### WHAT YOU SHOULD DO
Look through the entries for the string "connectives", and copy each line that holds it.

### PROVIDED MATERIAL ###

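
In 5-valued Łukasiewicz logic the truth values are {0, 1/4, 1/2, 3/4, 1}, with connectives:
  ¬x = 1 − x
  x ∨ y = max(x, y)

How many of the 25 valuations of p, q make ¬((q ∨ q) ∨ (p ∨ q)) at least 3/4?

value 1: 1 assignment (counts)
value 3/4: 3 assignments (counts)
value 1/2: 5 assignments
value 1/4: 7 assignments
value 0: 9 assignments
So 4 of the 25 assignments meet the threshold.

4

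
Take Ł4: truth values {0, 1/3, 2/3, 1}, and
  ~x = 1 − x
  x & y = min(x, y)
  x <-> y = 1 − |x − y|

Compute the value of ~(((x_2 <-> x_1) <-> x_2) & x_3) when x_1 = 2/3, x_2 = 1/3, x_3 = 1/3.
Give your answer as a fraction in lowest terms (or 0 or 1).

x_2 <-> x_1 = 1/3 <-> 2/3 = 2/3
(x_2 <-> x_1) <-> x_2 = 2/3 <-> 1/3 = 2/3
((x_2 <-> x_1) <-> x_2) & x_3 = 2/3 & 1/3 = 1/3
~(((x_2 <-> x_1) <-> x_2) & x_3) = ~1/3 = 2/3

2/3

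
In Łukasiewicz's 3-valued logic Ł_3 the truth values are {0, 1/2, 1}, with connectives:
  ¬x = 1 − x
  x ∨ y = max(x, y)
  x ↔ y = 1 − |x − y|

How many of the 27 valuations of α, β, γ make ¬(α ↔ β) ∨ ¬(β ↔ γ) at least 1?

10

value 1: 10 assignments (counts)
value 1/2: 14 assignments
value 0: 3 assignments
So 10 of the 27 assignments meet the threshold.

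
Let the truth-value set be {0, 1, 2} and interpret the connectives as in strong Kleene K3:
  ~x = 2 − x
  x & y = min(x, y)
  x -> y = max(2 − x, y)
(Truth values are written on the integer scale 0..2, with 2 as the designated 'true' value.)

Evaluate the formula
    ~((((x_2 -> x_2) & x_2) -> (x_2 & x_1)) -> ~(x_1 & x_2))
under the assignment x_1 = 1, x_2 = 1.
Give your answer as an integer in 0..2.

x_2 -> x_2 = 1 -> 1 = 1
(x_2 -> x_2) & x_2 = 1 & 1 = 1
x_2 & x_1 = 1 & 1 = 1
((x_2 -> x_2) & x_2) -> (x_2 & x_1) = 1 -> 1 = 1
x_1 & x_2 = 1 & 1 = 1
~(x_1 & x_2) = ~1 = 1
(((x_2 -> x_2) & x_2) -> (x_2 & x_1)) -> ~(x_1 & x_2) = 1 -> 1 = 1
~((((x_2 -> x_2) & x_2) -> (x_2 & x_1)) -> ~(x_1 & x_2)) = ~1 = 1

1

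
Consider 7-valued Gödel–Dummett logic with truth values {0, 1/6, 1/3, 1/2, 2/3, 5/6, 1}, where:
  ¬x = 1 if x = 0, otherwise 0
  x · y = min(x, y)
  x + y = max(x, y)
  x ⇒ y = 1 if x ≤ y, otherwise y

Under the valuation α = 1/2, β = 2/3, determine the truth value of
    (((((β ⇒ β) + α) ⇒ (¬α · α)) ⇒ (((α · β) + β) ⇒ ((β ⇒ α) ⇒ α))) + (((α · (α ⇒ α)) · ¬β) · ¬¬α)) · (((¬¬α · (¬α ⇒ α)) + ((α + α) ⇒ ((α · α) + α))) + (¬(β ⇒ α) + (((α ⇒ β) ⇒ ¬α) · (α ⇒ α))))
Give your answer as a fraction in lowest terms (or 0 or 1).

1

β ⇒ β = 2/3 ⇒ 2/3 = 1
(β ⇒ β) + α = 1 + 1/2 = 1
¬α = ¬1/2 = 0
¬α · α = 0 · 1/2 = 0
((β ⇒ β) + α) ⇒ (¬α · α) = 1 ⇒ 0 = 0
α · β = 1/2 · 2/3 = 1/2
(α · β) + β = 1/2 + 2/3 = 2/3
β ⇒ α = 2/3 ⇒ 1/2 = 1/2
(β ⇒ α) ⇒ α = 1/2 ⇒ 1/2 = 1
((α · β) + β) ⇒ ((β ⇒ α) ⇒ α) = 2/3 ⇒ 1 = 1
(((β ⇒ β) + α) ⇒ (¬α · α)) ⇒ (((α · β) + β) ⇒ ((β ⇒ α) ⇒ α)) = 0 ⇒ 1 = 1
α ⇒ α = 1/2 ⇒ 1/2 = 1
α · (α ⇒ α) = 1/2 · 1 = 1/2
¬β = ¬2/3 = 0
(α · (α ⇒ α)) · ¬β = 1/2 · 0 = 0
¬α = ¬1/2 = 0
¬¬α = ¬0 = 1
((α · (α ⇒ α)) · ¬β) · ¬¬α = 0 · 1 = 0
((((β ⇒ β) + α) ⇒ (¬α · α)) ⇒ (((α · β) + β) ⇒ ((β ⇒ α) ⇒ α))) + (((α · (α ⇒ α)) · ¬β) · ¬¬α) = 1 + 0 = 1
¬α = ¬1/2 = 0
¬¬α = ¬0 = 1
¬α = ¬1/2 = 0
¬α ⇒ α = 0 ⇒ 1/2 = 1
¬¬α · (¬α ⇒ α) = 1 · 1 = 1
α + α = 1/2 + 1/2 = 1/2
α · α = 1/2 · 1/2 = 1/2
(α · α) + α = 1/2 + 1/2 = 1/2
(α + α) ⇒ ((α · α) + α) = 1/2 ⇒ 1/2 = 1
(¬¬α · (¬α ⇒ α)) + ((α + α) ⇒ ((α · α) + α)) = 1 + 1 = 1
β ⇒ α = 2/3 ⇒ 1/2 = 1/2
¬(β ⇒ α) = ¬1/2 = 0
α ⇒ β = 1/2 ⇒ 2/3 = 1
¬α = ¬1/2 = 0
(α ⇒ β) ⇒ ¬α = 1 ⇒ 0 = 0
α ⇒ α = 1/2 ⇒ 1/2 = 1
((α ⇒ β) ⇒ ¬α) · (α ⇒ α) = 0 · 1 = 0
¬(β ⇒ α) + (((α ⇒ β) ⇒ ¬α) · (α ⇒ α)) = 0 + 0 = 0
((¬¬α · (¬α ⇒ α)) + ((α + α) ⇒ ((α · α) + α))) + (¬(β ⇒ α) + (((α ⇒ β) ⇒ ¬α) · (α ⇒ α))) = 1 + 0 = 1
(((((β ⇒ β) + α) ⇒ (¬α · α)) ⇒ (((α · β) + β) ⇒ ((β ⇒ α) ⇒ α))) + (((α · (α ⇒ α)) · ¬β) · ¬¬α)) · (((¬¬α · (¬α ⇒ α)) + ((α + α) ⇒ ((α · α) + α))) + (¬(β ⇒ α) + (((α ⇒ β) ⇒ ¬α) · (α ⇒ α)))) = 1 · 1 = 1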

###

### ANSWER TO THIS TASK
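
In 5-valued Łukasiewicz logic the truth values are {0, 1/4, 1/2, 3/4, 1}, with connectives:
In Łukasiewicz's 3-valued logic Ł_3 the truth values are {0, 1/2, 1}, with connectives:
Let the truth-value set be {0, 1, 2} and interpret the connectives as in strong Kleene K3: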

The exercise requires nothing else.